### Source data
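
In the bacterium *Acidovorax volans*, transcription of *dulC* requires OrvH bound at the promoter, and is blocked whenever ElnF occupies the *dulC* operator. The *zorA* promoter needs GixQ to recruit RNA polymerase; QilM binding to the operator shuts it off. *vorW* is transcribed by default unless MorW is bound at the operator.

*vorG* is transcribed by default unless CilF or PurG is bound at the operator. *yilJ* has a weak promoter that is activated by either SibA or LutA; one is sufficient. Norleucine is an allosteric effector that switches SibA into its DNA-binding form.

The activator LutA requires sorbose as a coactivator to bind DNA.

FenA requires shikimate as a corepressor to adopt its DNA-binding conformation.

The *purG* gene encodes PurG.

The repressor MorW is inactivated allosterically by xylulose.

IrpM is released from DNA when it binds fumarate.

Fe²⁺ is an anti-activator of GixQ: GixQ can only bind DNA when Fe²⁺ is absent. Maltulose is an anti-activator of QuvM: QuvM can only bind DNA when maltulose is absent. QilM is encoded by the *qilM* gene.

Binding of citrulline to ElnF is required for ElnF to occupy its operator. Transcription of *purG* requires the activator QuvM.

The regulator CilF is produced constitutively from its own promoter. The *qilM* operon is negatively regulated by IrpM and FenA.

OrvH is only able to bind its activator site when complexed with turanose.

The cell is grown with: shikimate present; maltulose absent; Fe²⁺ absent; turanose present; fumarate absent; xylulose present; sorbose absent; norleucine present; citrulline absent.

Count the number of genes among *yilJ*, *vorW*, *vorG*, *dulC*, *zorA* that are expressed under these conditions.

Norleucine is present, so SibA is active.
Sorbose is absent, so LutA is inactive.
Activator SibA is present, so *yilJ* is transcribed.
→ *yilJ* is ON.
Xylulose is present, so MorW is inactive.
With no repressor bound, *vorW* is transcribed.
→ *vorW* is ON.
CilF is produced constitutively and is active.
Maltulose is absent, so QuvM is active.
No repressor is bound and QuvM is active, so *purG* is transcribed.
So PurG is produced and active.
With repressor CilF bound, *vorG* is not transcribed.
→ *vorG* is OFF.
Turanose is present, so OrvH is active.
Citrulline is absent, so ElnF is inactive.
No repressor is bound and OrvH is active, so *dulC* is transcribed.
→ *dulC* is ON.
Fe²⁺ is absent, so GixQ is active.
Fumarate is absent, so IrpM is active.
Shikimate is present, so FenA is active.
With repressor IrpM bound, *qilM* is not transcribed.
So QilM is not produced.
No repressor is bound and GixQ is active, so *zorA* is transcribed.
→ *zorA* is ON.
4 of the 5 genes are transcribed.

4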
--
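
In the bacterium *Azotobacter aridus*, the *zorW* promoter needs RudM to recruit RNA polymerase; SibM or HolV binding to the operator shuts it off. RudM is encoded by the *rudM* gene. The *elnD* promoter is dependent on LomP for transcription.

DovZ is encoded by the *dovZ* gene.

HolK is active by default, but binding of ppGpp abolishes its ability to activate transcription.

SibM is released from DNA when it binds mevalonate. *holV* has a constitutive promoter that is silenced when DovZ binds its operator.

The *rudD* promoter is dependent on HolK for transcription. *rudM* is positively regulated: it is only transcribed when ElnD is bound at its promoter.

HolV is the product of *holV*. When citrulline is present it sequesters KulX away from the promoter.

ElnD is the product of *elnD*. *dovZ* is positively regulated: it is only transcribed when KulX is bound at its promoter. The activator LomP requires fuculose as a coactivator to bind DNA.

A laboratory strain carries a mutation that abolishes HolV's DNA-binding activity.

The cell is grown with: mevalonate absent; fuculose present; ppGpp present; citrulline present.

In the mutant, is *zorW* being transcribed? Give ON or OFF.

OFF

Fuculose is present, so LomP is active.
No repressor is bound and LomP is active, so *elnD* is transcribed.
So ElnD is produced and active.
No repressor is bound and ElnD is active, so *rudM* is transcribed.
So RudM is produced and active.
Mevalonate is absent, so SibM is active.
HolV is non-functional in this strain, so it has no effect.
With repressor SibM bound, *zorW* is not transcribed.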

### Exercise requirements
Exactly the lines above from the one with "The activator LutA" to the one with "IrpM is released", both included, are to be quoted; leave the rest out.

### Solution to this task
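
The activator LutA requires sorbose as a coactivator to bind DNA.

FenA requires shikimate as a corepressor to adopt its DNA-binding conformation.

The *purG* gene encodes PurG.

The repressor MorW is inactivated allosterically by xylulose.

IrpM is released from DNA when it binds fumarate.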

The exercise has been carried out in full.